**Exercise objective**
Would you return the full listing exactly, with nothing altered?

Content starts

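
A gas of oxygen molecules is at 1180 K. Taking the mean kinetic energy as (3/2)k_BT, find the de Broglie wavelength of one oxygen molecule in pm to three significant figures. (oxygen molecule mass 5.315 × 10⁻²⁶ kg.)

KE = (3/2)k_BT = 1.5 × 1.381 × 10⁻²³ × 1180 = 2.444 × 10⁻²⁰ J.
p = √(2mKE) = √(2 × 5.315 × 10⁻²⁶ × 2.444 × 10⁻²⁰) = 5.097 × 10⁻²³ kg·m/s.
λ = h/p = 1.30 × 10⁻¹¹ m = 13.0 pm.

λ = 13.0 pm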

Content ends

**Solution for this task**
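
A gas of oxygen molecules is at 1180 K. Taking the mean kinetic energy as (3/2)k_BT, find the de Broglie wavelength of one oxygen molecule in pm to three significant figures. (oxygen molecule mass 5.315 × 10⁻²⁶ kg.)

KE = (3/2)k_BT = 1.5 × 1.381 × 10⁻²³ × 1180 = 2.444 × 10⁻²⁰ J.
p = √(2mKE) = √(2 × 5.315 × 10⁻²⁶ × 2.444 × 10⁻²⁰) = 5.097 × 10⁻²³ kg·m/s.
λ = h/p = 1.30 × 10⁻¹¹ m = 13.0 pm.

λ = 13.0 pm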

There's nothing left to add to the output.